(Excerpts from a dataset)
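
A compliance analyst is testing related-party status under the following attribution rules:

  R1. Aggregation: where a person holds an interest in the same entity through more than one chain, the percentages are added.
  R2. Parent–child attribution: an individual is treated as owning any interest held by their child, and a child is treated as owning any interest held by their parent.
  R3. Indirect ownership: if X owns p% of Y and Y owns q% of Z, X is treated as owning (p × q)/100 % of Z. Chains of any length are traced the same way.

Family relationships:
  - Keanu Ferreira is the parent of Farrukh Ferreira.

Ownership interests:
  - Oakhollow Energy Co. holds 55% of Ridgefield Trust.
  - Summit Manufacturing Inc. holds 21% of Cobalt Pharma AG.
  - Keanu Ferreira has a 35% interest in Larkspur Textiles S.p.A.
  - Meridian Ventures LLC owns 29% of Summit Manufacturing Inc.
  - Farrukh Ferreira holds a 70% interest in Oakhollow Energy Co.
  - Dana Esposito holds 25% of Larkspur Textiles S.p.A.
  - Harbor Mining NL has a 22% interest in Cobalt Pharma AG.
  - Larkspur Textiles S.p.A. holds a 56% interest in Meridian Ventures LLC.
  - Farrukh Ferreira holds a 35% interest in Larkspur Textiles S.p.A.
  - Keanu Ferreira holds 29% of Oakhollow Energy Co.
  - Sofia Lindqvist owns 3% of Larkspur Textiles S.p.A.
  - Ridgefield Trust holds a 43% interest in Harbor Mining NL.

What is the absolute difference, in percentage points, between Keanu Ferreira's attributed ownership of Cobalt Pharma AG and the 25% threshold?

17.46175

By parent–child attribution (R2), Keanu Ferreira is treated as also owning Farrukh Ferreira's interest in Oakhollow Energy Co, giving 29% + 70% = 99%.
By parent–child attribution (R2), Keanu Ferreira is treated as also owning Farrukh Ferreira's interest in Larkspur Textiles S.p.A, giving 35% + 35% = 70%.
Chain via Oakhollow Energy Co. → Ridgefield Trust → Harbor Mining NL (R3): 99% × 55% × 43% × 22% = 5.15097% of Cobalt Pharma AG.
Chain via Larkspur Textiles S.p.A. → Meridian Ventures LLC → Summit Manufacturing Inc. (R3): 70% × 56% × 29% × 21% = 2.38728% of Cobalt Pharma AG.
Aggregating (R1): 5.15097% + 2.38728% = 7.53825%.
7.53825% falls short of the 25% threshold by 17.46175 percentage points.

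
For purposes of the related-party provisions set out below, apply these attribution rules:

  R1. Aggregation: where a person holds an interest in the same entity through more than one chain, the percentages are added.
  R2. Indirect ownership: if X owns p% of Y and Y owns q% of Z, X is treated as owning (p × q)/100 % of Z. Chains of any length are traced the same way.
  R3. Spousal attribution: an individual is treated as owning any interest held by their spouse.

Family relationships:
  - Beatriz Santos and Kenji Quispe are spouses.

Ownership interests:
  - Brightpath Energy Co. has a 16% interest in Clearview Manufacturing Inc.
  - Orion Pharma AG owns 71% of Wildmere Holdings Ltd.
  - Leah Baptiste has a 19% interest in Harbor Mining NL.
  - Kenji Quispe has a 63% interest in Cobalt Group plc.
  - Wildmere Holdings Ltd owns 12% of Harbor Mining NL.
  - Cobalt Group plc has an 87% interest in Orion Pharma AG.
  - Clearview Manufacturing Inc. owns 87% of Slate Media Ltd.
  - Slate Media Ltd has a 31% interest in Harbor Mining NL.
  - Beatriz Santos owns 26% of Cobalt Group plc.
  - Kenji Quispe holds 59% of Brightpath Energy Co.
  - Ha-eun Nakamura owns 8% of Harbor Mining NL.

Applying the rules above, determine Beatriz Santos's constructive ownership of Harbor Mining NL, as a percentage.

By spousal attribution (R3), Beatriz Santos is treated as also owning Kenji Quispe's interest in Cobalt Group plc, giving 26% + 63% = 89%.
By spousal attribution (R3), Beatriz Santos is treated as owning Kenji Quispe's 59% interest in Brightpath Energy Co.
Chain via Cobalt Group plc → Orion Pharma AG → Wildmere Holdings Ltd (R2): 89% × 87% × 71% × 12% = 6.597036% of Harbor Mining NL.
Chain via Brightpath Energy Co. → Clearview Manufacturing Inc. → Slate Media Ltd (R2): 59% × 16% × 87% × 31% = 2.545968% of Harbor Mining NL.
Aggregating (R1): 6.597036% + 2.545968% = 9.143004%.

9.143004%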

* What to work on:
Begin with the first line of the records and reproduce each line as is, ending with the line that holds "- Oakhollow Energy".

* The completed task:
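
A compliance analyst is testing related-party status under the following attribution rules:

  R1. Aggregation: where a person holds an interest in the same entity through more than one chain, the percentages are added.
  R2. Parent–child attribution: an individual is treated as owning any interest held by their child, and a child is treated as owning any interest held by their parent.
  R3. Indirect ownership: if X owns p% of Y and Y owns q% of Z, X is treated as owning (p × q)/100 % of Z. Chains of any length are traced the same way.

Family relationships:
  - Keanu Ferreira is the parent of Farrukh Ferreira.

Ownership interests:
  - Oakhollow Energy Co. holds 55% of Ridgefield Trust.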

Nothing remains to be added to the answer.